# Task description:
Scan the entries that follow for the word "order", then report every line in which it appears.

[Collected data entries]
[Start of Attachment]

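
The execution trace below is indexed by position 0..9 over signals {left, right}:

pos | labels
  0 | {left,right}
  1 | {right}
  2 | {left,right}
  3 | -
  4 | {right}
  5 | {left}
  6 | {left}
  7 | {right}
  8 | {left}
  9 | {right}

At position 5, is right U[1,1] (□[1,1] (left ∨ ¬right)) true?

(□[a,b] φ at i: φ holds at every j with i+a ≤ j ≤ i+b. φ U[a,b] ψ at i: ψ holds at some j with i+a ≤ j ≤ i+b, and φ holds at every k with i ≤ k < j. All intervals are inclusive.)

Need some j in [6,6] with □[1,1] (left ∨ ¬right), and right at every k in [5,j-1].
  j=6: □[1,1] (left ∨ ¬right) — fails at 7.
No j in the window works → until fails.

Does not hold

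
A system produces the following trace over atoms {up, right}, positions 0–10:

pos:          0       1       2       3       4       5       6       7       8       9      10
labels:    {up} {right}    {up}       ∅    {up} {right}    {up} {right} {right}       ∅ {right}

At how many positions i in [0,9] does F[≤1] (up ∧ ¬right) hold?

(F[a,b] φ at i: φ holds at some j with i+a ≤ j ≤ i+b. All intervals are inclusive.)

7

Evaluate at each i in [0,9]:
  i=0: ✓ (witness j=0)
  i=1: ✓ (witness j=2)
  i=2: ✓ (witness j=2)
  i=3: ✓ (witness j=4)
  i=4: ✓ (witness j=4)
  i=5: ✓ (witness j=6)
  i=6: ✓ (witness j=6)
  i=7: ✗ (none in [7,8])
  i=8: ✗ (none in [8,9])
  i=9: ✗ (none in [9,10])
Positions where it holds: {0, 1, 2, 3, 4, 5, 6} → 7.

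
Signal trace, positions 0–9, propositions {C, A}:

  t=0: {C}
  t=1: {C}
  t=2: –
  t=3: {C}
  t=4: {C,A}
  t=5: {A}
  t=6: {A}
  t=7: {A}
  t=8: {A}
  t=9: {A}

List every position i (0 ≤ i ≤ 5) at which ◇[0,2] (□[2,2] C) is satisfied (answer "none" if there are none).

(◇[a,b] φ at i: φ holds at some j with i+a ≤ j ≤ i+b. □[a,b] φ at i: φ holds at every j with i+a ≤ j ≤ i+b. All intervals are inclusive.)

0, 1, 2

Evaluate at each i in [0,5]:
  i=0: ✓ (witness j=1)
  i=1: ✓ (witness j=1)
  i=2: ✓ (witness j=2)
  i=3: ✗ (none in [3,5])
  i=4: ✗ (none in [4,6])
  i=5: ✗ (none in [5,7])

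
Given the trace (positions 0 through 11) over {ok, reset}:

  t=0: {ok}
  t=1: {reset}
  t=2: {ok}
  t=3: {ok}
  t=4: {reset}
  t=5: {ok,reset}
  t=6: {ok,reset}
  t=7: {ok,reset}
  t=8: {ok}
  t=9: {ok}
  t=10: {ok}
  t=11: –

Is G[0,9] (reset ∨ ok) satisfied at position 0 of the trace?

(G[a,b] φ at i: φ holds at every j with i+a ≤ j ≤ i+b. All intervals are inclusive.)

True

Check (reset ∨ ok) at every j in [0,9]:
  j=0: true
  j=1: true
  j=2: true
  j=3: true
  j=4: true
  j=5: true
  j=6: true
  j=7: true
  j=8: true
  j=9: true
All positions satisfy it → formula holds.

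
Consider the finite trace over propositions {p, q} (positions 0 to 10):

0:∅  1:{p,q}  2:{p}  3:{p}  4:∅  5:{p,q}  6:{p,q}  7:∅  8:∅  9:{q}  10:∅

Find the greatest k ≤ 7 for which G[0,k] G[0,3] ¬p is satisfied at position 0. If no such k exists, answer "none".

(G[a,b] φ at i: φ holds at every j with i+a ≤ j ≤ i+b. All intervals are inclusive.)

G[0,3] ¬p must hold from j=0 onward; find where it first fails.
  j=0: fails → no k works.

none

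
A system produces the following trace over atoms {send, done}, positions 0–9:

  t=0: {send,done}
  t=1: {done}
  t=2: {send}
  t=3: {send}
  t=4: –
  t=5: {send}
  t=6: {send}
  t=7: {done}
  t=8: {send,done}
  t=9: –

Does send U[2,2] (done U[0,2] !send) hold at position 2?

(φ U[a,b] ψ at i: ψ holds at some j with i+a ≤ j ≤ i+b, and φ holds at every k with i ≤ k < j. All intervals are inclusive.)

True

Need some j in [4,4] with (done U[0,2] !send), and send at every k in [2,j-1].
  j=4: (done U[0,2] !send) holds; send holds at every k in [2,3] → satisfied.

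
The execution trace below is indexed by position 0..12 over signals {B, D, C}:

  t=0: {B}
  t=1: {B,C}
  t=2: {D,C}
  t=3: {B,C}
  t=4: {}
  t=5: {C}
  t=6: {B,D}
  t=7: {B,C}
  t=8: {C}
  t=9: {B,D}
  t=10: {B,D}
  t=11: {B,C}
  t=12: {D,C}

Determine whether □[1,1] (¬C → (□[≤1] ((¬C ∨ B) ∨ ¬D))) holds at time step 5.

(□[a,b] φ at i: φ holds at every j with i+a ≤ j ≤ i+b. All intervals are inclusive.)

Yes

Check (¬C → (□[≤1] ((¬C ∨ B) ∨ ¬D))) at every j in [6,6]:
  j=6: antecedent true; consequent holds on [6,7] → ✓
All positions satisfy it → formula holds.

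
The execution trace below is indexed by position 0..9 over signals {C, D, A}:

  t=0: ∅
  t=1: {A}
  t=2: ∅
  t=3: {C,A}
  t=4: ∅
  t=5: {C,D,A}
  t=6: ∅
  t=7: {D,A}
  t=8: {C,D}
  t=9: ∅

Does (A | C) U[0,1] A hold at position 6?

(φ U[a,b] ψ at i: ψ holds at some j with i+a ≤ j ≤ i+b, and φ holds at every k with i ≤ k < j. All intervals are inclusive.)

Need some j in [6,7] with A, and (A | C) at every k in [6,j-1].
  j=6: A false.
  j=7: A holds, but (A | C) fails at k=6 → not this j.
No j in the window works → until fails.

No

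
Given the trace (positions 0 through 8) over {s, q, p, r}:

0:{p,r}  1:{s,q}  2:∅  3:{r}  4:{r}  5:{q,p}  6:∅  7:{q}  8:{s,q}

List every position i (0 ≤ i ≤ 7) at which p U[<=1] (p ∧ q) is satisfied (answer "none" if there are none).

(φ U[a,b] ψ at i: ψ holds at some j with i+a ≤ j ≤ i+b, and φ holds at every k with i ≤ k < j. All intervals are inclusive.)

Evaluate at each i in [0,7]:
  i=0: ✗ (no rhs in [0,1])
  i=1: ✗ (no rhs in [1,2])
  i=2: ✗ (no rhs in [2,3])
  i=3: ✗ (no rhs in [3,4])
  i=4: ✗ (lhs fails at k=4 before rhs at j=5)
  i=5: ✓ (rhs at j=5)
  i=6: ✗ (no rhs in [6,7])
  i=7: ✗ (no rhs in [7,8])

5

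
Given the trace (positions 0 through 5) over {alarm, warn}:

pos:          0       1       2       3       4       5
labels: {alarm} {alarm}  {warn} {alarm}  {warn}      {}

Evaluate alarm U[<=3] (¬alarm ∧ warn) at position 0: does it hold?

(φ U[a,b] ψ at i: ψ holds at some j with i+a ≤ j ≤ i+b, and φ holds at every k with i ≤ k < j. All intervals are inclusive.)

Need some j in [0,3] with (¬alarm ∧ warn), and alarm at every k in [0,j-1].
  j=0: (¬alarm ∧ warn) false.
  j=1: (¬alarm ∧ warn) false.
  j=2: (¬alarm ∧ warn) holds; alarm holds at every k in [0,1] → satisfied.

Yes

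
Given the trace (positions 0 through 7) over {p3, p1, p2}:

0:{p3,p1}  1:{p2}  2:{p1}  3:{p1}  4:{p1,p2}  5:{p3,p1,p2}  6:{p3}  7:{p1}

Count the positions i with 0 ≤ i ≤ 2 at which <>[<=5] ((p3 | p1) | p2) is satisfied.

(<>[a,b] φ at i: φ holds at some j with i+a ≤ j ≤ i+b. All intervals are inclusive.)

3

Evaluate at each i in [0,2]:
  i=0: ✓ (witness j=0)
  i=1: ✓ (witness j=1)
  i=2: ✓ (witness j=2)
Positions where it holds: {0, 1, 2} → 3.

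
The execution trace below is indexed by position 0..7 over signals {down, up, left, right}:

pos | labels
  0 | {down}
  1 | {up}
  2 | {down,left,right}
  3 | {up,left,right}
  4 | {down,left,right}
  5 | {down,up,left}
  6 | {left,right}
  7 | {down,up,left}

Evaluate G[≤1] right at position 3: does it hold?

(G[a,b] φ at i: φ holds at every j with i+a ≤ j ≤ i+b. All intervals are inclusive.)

Check right at every j in [3,4]:
  j=3: true
  j=4: true
All positions satisfy it → formula holds.

Holds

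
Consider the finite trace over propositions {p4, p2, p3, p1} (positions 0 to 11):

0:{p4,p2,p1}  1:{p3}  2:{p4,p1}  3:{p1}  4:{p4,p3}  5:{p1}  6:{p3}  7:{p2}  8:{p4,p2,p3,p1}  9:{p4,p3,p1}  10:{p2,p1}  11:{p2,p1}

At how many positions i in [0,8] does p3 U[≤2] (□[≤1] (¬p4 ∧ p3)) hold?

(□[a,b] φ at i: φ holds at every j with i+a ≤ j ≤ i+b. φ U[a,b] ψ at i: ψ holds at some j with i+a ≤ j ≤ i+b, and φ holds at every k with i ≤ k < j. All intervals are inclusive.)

Evaluate at each i in [0,8]:
  i=0: ✗ (no rhs in [0,2])
  i=1: ✗ (no rhs in [1,3])
  i=2: ✗ (no rhs in [2,4])
  i=3: ✗ (no rhs in [3,5])
  i=4: ✗ (no rhs in [4,6])
  i=5: ✗ (no rhs in [5,7])
  i=6: ✗ (no rhs in [6,8])
  i=7: ✗ (no rhs in [7,9])
  i=8: ✗ (no rhs in [8,10])
Positions where it holds: {} → 0.

0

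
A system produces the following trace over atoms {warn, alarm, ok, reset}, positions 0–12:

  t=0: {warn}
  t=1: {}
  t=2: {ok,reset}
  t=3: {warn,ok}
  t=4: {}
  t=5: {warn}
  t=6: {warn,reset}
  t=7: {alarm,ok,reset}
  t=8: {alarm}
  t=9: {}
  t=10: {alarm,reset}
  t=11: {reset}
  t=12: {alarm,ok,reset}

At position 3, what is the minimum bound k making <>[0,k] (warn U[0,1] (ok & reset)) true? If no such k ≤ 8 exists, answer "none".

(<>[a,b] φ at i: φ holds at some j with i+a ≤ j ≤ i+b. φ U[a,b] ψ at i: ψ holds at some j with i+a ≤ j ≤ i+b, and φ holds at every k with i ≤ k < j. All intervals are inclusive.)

Scan j = 3,4,… for (warn U[0,1] (ok & reset)):
  j=3: fails
  j=4: fails
  j=5: fails
  j=6: holds
First hit at j=6, so smallest k = 6-3 = 3.

3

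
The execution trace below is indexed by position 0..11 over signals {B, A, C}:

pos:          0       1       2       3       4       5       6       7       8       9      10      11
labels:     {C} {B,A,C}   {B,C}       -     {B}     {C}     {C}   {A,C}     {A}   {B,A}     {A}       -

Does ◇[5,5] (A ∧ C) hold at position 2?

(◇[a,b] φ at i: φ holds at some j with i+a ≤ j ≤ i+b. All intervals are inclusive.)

Yes

Check (A ∧ C) at each j in [7,7]:
  j=7: true
Found at j=7 → formula holds.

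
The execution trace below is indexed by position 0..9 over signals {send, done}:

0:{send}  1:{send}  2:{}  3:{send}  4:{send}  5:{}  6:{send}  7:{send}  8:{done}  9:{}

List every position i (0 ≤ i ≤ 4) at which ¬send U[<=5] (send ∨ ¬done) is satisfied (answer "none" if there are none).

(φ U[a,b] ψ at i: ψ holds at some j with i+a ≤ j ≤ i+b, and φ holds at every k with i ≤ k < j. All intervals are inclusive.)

0, 1, 2, 3, 4

Evaluate at each i in [0,4]:
  i=0: ✓ (rhs at j=0)
  i=1: ✓ (rhs at j=1)
  i=2: ✓ (rhs at j=2)
  i=3: ✓ (rhs at j=3)
  i=4: ✓ (rhs at j=4)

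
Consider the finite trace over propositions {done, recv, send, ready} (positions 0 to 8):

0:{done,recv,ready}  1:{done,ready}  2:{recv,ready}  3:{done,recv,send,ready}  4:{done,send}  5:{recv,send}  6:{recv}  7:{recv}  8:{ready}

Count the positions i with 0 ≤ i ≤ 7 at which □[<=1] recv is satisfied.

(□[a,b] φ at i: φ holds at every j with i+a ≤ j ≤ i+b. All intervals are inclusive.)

Evaluate at each i in [0,7]:
  i=0: ✗ (fails at j=1)
  i=1: ✗ (fails at j=1)
  i=2: ✓ (all of [2,3])
  i=3: ✗ (fails at j=4)
  i=4: ✗ (fails at j=4)
  i=5: ✓ (all of [5,6])
  i=6: ✓ (all of [6,7])
  i=7: ✗ (fails at j=8)
Positions where it holds: {2, 5, 6} → 3.

3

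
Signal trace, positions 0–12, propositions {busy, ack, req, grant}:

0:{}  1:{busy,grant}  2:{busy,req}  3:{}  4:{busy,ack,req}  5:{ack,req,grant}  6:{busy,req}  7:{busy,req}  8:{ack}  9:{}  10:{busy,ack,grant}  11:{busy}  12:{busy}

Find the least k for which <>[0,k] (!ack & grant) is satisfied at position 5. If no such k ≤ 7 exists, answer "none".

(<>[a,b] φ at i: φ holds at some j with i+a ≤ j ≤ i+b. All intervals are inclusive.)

Scan j = 5,6,… for (!ack & grant):
  j=5: fails
  j=6: fails
  j=7: fails
  j=8: fails
  j=9: fails
  j=10: fails
  j=11: fails
  j=12: fails
No j in [5,12] satisfies it → none.

none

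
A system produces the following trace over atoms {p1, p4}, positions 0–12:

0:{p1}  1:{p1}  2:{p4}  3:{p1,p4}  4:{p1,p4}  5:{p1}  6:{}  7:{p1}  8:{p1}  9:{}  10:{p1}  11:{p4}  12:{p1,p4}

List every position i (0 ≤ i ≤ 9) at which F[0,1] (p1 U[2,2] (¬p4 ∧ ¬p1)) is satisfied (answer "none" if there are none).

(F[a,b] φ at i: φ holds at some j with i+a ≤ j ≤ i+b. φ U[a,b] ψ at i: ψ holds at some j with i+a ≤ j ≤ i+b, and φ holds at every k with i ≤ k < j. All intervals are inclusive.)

Evaluate at each i in [0,9]:
  i=0: ✗ (none in [0,1])
  i=1: ✗ (none in [1,2])
  i=2: ✗ (none in [2,3])
  i=3: ✓ (witness j=4)
  i=4: ✓ (witness j=4)
  i=5: ✗ (none in [5,6])
  i=6: ✓ (witness j=7)
  i=7: ✓ (witness j=7)
  i=8: ✗ (none in [8,9])
  i=9: ✗ (none in [9,10])

3, 4, 6, 7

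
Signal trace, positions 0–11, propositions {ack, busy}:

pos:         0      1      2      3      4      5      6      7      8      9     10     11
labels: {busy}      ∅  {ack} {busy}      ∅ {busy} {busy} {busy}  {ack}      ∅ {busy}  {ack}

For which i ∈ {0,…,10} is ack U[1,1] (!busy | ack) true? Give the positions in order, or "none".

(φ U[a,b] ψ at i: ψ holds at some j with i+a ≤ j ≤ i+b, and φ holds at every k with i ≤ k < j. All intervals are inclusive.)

8

Evaluate at each i in [0,10]:
  i=0: ✗ (lhs fails at k=0 before rhs at j=1)
  i=1: ✗ (lhs fails at k=1 before rhs at j=2)
  i=2: ✗ (no rhs in [3,3])
  i=3: ✗ (lhs fails at k=3 before rhs at j=4)
  i=4: ✗ (no rhs in [5,5])
  i=5: ✗ (no rhs in [6,6])
  i=6: ✗ (no rhs in [7,7])
  i=7: ✗ (lhs fails at k=7 before rhs at j=8)
  i=8: ✓ (rhs at j=9; lhs holds on [8,8])
  i=9: ✗ (no rhs in [10,10])
  i=10: ✗ (lhs fails at k=10 before rhs at j=11)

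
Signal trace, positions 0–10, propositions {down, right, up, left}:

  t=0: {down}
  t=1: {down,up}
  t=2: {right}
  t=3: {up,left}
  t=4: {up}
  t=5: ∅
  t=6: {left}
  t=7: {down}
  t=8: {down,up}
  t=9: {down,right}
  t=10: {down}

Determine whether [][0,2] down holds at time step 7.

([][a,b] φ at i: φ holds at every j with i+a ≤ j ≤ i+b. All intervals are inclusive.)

Check down at every j in [7,9]:
  j=7: true
  j=8: true
  j=9: true
All positions satisfy it → formula holds.

True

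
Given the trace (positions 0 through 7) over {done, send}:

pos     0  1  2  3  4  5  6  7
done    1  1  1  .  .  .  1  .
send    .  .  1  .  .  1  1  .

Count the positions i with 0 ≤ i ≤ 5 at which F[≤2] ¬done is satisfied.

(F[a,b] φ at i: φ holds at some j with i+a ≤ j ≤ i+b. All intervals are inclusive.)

Evaluate at each i in [0,5]:
  i=0: ✗ (none in [0,2])
  i=1: ✓ (witness j=3)
  i=2: ✓ (witness j=3)
  i=3: ✓ (witness j=3)
  i=4: ✓ (witness j=4)
  i=5: ✓ (witness j=5)
Positions where it holds: {1, 2, 3, 4, 5} → 5.

5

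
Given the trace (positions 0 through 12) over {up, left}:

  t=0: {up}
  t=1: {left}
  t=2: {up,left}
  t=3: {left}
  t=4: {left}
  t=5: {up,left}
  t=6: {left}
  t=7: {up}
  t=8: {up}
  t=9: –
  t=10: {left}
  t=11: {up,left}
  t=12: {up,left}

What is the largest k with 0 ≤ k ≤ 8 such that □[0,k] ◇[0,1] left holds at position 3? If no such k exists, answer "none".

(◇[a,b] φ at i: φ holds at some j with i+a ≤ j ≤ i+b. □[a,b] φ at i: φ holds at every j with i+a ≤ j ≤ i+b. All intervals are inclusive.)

3

◇[0,1] left must hold from j=3 onward; find where it first fails.
  j=3: holds
  j=4: holds
  j=5: holds
  j=6: holds
  j=7: fails
Holds on [3,6], so largest k = 3.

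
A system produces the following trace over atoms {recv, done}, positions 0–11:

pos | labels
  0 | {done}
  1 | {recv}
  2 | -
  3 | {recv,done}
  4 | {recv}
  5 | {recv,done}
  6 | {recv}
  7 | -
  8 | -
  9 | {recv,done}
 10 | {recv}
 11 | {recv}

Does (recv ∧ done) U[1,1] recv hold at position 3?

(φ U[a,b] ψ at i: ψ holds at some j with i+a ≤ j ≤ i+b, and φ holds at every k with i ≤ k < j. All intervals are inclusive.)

Need some j in [4,4] with recv, and (recv ∧ done) at every k in [3,j-1].
  j=4: recv holds; (recv ∧ done) holds at every k in [3,3] → satisfied.

True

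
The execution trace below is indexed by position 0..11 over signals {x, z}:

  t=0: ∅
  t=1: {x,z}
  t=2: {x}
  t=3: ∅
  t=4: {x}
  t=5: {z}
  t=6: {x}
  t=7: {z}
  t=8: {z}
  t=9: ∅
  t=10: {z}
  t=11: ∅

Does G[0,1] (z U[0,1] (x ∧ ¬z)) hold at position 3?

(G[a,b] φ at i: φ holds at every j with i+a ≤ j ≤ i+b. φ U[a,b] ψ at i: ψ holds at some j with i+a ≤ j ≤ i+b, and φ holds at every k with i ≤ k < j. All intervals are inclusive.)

False

Check (z U[0,1] (x ∧ ¬z)) at every j in [3,4]:
  j=3: fails
  j=4: holds
Fails at j=3 → formula fails.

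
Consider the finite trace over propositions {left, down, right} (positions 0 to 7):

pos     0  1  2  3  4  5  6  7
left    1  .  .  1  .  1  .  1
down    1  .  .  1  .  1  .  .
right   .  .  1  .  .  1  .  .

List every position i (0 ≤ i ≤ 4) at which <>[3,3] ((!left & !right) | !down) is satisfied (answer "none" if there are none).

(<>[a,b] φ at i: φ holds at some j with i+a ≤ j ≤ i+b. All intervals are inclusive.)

1, 3, 4

Evaluate at each i in [0,4]:
  i=0: ✗ (none in [3,3])
  i=1: ✓ (witness j=4)
  i=2: ✗ (none in [5,5])
  i=3: ✓ (witness j=6)
  i=4: ✓ (witness j=7)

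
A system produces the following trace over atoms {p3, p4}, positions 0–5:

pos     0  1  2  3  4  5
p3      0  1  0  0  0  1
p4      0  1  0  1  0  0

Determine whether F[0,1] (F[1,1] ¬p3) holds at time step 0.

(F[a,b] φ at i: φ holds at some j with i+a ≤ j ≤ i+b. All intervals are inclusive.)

Holds

Check F[1,1] ¬p3 at each j in [0,1]:
  j=0: fails (none in [1,1])
  j=1: holds (witness at 2)
Found at j=1 → formula holds.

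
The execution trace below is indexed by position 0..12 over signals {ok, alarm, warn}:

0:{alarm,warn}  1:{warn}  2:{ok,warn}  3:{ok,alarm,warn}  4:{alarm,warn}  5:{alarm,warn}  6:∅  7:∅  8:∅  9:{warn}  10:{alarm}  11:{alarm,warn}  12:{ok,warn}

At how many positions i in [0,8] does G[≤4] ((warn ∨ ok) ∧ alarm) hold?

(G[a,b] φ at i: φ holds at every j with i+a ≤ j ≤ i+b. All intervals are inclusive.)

Evaluate at each i in [0,8]:
  i=0: ✗ (fails at j=1)
  i=1: ✗ (fails at j=1)
  i=2: ✗ (fails at j=2)
  i=3: ✗ (fails at j=6)
  i=4: ✗ (fails at j=6)
  i=5: ✗ (fails at j=6)
  i=6: ✗ (fails at j=6)
  i=7: ✗ (fails at j=7)
  i=8: ✗ (fails at j=8)
Positions where it holds: {} → 0.

0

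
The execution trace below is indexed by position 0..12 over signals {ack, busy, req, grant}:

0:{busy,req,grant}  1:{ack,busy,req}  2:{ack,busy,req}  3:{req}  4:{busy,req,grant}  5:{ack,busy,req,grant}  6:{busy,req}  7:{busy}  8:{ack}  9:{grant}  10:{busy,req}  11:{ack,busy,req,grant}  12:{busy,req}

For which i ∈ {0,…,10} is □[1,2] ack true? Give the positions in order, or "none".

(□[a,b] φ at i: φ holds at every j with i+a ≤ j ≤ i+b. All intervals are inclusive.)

0

Evaluate at each i in [0,10]:
  i=0: ✓ (all of [1,2])
  i=1: ✗ (fails at j=3)
  i=2: ✗ (fails at j=3)
  i=3: ✗ (fails at j=4)
  i=4: ✗ (fails at j=6)
  i=5: ✗ (fails at j=6)
  i=6: ✗ (fails at j=7)
  i=7: ✗ (fails at j=9)
  i=8: ✗ (fails at j=9)
  i=9: ✗ (fails at j=10)
  i=10: ✗ (fails at j=12)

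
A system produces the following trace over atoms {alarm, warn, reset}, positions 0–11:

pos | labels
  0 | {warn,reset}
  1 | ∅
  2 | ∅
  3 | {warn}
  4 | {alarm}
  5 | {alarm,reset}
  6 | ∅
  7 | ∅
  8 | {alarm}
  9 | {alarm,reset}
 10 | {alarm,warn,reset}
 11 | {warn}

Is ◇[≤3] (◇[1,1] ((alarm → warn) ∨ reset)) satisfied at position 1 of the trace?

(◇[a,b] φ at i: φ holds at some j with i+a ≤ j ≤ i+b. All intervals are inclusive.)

Check ◇[1,1] ((alarm → warn) ∨ reset) at each j in [1,4]:
  j=1: holds (witness at 2)
  j=2: holds (witness at 3)
  j=3: fails (none in [4,4])
  j=4: holds (witness at 5)
Found at j=1 → formula holds.

True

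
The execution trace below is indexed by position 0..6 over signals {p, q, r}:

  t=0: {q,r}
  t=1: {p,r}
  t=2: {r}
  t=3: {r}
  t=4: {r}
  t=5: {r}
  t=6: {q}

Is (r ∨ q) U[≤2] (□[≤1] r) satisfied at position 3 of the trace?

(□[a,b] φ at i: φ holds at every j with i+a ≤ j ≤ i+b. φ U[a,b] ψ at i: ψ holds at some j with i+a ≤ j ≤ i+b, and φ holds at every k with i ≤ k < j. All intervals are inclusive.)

Need some j in [3,5] with □[≤1] r, and (r ∨ q) at every k in [3,j-1].
  j=3: □[≤1] r holds; no prefix to check → satisfied.

Holds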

[End of Attachment]

# Solution to the exercise:
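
For which i ∈ {0,…,10} is ack U[1,1] (!busy | ack) true? Give the positions in order, or "none".
For which i ∈ {0,…,10} is □[1,2] ack true? Give the positions in order, or "none".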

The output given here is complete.